── Record set ──
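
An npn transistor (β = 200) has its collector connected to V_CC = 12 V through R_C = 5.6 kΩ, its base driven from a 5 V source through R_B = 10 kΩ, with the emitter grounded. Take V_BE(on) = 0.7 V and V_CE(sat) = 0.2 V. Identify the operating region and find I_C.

saturation; I_C ≈ 2.1 mA

Assume active: I_B = (5 − 0.7)/10 = 0.43 mA, giving I_C = β·I_B = 86 mA.
But then V_CE = 12 − 86×5.6 = -470 V < V_CE(sat) = 0.2 V — impossible in the active region.
So the transistor is saturated. With V_CE = 0.2 V, I_C = (V_CC − 0.2)/R_C = 11.8/5.6 = 2.11 mA.
Check: β·I_B = 86 mA > I_C = 2.11 mA, confirming saturation.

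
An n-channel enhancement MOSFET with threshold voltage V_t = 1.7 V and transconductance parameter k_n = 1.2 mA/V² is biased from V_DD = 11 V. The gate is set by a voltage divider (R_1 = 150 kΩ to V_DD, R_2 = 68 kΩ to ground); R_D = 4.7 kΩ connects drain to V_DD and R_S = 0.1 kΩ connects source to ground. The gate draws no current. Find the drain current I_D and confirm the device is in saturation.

I_D ≈ 1.5 mA

V_G = V_DD·R_2/(R_1+R_2) = 11×68/218 = 3.43 V.
Assume saturation: I_D = (k_n/2)(V_GS − V_t)² with V_GS = V_G − I_D·R_S = 3.43 − 0.1·I_D.
Substituting gives 0.006·I_D² − 1.21·I_D + 1.8 = 0, with roots I_D = 1.5 or 200 mA.
The root I_D = 200 mA gives V_GS = -16.5 V ≤ V_t, so take I_D = 1.5 mA.
Then V_GS = 3.28 V and V_DS = V_DD − I_D(R_D+R_S) = 11 − 1.5×4.8 = 3.8 V.
Saturation requires V_DS ≥ V_GS − V_t = 1.58 V; 3.8 ≥ 1.58 ✓.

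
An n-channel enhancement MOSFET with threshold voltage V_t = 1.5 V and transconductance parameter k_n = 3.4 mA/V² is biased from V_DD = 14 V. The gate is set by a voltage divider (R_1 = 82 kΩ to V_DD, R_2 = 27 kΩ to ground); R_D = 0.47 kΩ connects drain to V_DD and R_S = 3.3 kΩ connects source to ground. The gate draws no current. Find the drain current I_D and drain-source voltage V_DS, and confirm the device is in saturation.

I_D ≈ 0.44 mA, V_DS ≈ 12 V

V_G = V_DD·R_2/(R_1+R_2) = 14×27/109 = 3.47 V.
Assume saturation: I_D = (k_n/2)(V_GS − V_t)² with V_GS = V_G − I_D·R_S = 3.47 − 3.3·I_D.
Substituting gives 18.5·I_D² − 23.1·I_D + 6.58 = 0, with roots I_D = 0.442 or 0.805 mA.
The root I_D = 0.805 mA gives V_GS = 0.812 V ≤ V_t, so take I_D = 0.442 mA.
Then V_GS = 2.01 V and V_DS = V_DD − I_D(R_D+R_S) = 14 − 0.442×3.77 = 12.3 V.
Saturation requires V_DS ≥ V_GS − V_t = 0.51 V; 12.3 ≥ 0.51 ✓.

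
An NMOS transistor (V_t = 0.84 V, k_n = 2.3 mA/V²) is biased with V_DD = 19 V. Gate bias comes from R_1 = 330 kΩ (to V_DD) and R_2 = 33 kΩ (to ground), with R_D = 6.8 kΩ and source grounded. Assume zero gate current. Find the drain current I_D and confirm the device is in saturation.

V_G = V_DD·R_2/(R_1+R_2) = 19×33/363 = 1.73 V. With the source grounded, V_GS = V_G = 1.73 V.
Assume saturation: I_D = (k_n/2)(V_GS − V_t)² = (2.3/2)×(1.73 − 0.84)² = 1.15×0.887² = 0.905 mA.
V_DS = V_DD − I_D·R_D = 19 − 0.905×6.8 = 12.8 V.
Saturation requires V_DS ≥ V_GS − V_t = 0.887 V; 12.8 ≥ 0.887 ✓.

I_D ≈ 0.91 mA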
───
* **What to do**:
The full set of entries should be transcribed exactly.

* **Reply to the task**:
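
An npn transistor (β = 200) has its collector connected to V_CC = 12 V through R_C = 5.6 kΩ, its base driven from a 5 V source through R_B = 10 kΩ, with the emitter grounded. Take V_BE(on) = 0.7 V and V_CE(sat) = 0.2 V. Identify the operating region and find I_C.

saturation; I_C ≈ 2.1 mA

Assume active: I_B = (5 − 0.7)/10 = 0.43 mA, giving I_C = β·I_B = 86 mA.
But then V_CE = 12 − 86×5.6 = -470 V < V_CE(sat) = 0.2 V — impossible in the active region.
So the transistor is saturated. With V_CE = 0.2 V, I_C = (V_CC − 0.2)/R_C = 11.8/5.6 = 2.11 mA.
Check: β·I_B = 86 mA > I_C = 2.11 mA, confirming saturation.

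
An n-channel enhancement MOSFET with threshold voltage V_t = 1.7 V and transconductance parameter k_n = 1.2 mA/V² is biased from V_DD = 11 V. The gate is set by a voltage divider (R_1 = 150 kΩ to V_DD, R_2 = 68 kΩ to ground); R_D = 4.7 kΩ connects drain to V_DD and R_S = 0.1 kΩ connects source to ground. The gate draws no current. Find the drain current I_D and confirm the device is in saturation.

I_D ≈ 1.5 mA

V_G = V_DD·R_2/(R_1+R_2) = 11×68/218 = 3.43 V.
Assume saturation: I_D = (k_n/2)(V_GS − V_t)² with V_GS = V_G − I_D·R_S = 3.43 − 0.1·I_D.
Substituting gives 0.006·I_D² − 1.21·I_D + 1.8 = 0, with roots I_D = 1.5 or 200 mA.
The root I_D = 200 mA gives V_GS = -16.5 V ≤ V_t, so take I_D = 1.5 mA.
Then V_GS = 3.28 V and V_DS = V_DD − I_D(R_D+R_S) = 11 − 1.5×4.8 = 3.8 V.
Saturation requires V_DS ≥ V_GS − V_t = 1.58 V; 3.8 ≥ 1.58 ✓.

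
An n-channel enhancement MOSFET with threshold voltage V_t = 1.5 V and transconductance parameter k_n = 3.4 mA/V² is biased from V_DD = 14 V. The gate is set by a voltage divider (R_1 = 82 kΩ to V_DD, R_2 = 27 kΩ to ground); R_D = 0.47 kΩ connects drain to V_DD and R_S = 3.3 kΩ connects source to ground. The gate draws no current. Find the drain current I_D and drain-source voltage V_DS, and confirm the device is in saturation.

I_D ≈ 0.44 mA, V_DS ≈ 12 V

V_G = V_DD·R_2/(R_1+R_2) = 14×27/109 = 3.47 V.
Assume saturation: I_D = (k_n/2)(V_GS − V_t)² with V_GS = V_G − I_D·R_S = 3.47 − 3.3·I_D.
Substituting gives 18.5·I_D² − 23.1·I_D + 6.58 = 0, with roots I_D = 0.442 or 0.805 mA.
The root I_D = 0.805 mA gives V_GS = 0.812 V ≤ V_t, so take I_D = 0.442 mA.
Then V_GS = 2.01 V and V_DS = V_DD − I_D(R_D+R_S) = 14 − 0.442×3.77 = 12.3 V.
Saturation requires V_DS ≥ V_GS − V_t = 0.51 V; 12.3 ≥ 0.51 ✓.

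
An NMOS transistor (V_t = 0.84 V, k_n = 2.3 mA/V²) is biased with V_DD = 19 V. Gate bias comes from R_1 = 330 kΩ (to V_DD) and R_2 = 33 kΩ (to ground), with R_D = 6.8 kΩ and source grounded. Assume zero gate current. Find the drain current I_D and confirm the device is in saturation.

V_G = V_DD·R_2/(R_1+R_2) = 19×33/363 = 1.73 V. With the source grounded, V_GS = V_G = 1.73 V.
Assume saturation: I_D = (k_n/2)(V_GS − V_t)² = (2.3/2)×(1.73 − 0.84)² = 1.15×0.887² = 0.905 mA.
V_DS = V_DD − I_D·R_D = 19 − 0.905×6.8 = 12.8 V.
Saturation requires V_DS ≥ V_GS − V_t = 0.887 V; 12.8 ≥ 0.887 ✓.

I_D ≈ 0.91 mA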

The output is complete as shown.